++++ DATA PROVIDED ++++
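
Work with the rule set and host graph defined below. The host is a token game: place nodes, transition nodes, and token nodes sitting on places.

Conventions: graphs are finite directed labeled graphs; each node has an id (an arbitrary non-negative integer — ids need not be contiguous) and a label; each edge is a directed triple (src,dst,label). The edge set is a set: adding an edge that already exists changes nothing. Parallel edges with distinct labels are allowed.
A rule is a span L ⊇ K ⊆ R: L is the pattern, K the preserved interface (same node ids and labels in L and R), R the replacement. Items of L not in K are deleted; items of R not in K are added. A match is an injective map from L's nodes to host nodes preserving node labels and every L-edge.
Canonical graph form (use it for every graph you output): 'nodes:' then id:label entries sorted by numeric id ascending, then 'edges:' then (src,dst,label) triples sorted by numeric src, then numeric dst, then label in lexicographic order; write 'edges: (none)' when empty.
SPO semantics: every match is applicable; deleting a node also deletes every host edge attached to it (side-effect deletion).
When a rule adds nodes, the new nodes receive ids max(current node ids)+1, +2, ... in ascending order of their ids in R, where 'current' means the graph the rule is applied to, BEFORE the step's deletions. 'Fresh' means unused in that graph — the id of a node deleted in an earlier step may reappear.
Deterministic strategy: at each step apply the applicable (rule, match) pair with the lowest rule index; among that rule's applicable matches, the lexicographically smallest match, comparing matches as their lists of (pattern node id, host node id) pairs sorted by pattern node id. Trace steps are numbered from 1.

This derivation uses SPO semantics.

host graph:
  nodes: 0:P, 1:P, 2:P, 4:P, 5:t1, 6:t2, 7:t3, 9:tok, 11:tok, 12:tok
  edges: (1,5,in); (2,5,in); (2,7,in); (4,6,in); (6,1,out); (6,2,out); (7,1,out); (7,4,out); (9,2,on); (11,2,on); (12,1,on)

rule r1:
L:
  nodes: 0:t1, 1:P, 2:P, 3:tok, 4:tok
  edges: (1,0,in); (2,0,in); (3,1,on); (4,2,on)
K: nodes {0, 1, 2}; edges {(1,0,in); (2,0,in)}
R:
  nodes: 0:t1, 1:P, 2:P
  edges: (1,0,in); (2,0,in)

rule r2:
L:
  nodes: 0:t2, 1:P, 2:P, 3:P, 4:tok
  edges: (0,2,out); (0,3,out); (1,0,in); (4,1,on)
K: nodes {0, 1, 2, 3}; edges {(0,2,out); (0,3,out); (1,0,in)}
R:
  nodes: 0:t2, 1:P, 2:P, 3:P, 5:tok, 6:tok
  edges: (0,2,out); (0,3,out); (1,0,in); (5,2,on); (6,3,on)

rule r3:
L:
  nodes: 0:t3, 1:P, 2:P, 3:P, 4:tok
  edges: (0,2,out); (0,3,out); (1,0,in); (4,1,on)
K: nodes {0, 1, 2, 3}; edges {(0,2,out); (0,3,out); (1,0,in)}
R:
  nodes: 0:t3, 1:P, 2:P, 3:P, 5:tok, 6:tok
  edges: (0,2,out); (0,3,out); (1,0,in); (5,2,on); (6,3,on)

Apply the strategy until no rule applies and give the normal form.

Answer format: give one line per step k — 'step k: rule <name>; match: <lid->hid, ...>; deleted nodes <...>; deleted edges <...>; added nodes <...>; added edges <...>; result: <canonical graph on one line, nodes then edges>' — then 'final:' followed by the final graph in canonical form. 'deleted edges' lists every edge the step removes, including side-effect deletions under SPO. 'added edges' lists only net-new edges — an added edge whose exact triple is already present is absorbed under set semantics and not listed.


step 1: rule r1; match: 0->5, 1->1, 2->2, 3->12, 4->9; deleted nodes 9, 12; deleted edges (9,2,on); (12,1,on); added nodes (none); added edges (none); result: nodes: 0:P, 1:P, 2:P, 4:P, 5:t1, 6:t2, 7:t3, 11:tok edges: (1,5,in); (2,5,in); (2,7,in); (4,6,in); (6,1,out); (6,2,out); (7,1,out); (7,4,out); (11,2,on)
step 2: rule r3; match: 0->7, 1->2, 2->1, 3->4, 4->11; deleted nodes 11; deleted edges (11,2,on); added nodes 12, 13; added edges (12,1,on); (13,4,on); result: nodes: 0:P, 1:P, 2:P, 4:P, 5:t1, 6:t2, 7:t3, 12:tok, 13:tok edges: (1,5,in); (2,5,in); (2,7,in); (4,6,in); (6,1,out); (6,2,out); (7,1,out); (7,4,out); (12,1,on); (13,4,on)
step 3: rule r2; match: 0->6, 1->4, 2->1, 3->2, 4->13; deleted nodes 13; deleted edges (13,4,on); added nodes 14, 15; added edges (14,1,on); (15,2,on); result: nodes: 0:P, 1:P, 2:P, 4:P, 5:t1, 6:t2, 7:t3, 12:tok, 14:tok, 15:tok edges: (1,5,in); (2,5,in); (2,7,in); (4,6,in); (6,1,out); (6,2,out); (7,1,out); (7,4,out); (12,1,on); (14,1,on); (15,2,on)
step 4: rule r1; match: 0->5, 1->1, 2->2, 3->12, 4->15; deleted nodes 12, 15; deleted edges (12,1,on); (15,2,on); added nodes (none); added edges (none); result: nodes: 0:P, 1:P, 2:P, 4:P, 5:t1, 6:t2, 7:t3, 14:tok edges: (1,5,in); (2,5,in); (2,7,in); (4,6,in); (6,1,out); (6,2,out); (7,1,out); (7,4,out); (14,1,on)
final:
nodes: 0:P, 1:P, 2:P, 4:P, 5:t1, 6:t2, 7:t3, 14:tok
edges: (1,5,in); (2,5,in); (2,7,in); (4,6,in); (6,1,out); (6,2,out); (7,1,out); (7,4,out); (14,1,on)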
++++
### WHAT YOU NEED TO DO
Copy all lines above where "host" is present.

### ANSWER BELOW
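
Work with the rule set and host graph defined below. The host is a token game: place nodes, transition nodes, and token nodes sitting on places.
A rule is a span L ⊇ K ⊆ R: L is the pattern, K the preserved interface (same node ids and labels in L and R), R the replacement. Items of L not in K are deleted; items of R not in K are added. A match is an injective map from L's nodes to host nodes preserving node labels and every L-edge.
SPO semantics: every match is applicable; deleting a node also deletes every host edge attached to it (side-effect deletion).
Deterministic strategy: at each step apply the applicable (rule, match) pair with the lowest rule index; among that rule's applicable matches, the lexicographically smallest match, comparing matches as their lists of (pattern node id, host node id) pairs sorted by pattern node id. Trace steps are numbered from 1.
host graph: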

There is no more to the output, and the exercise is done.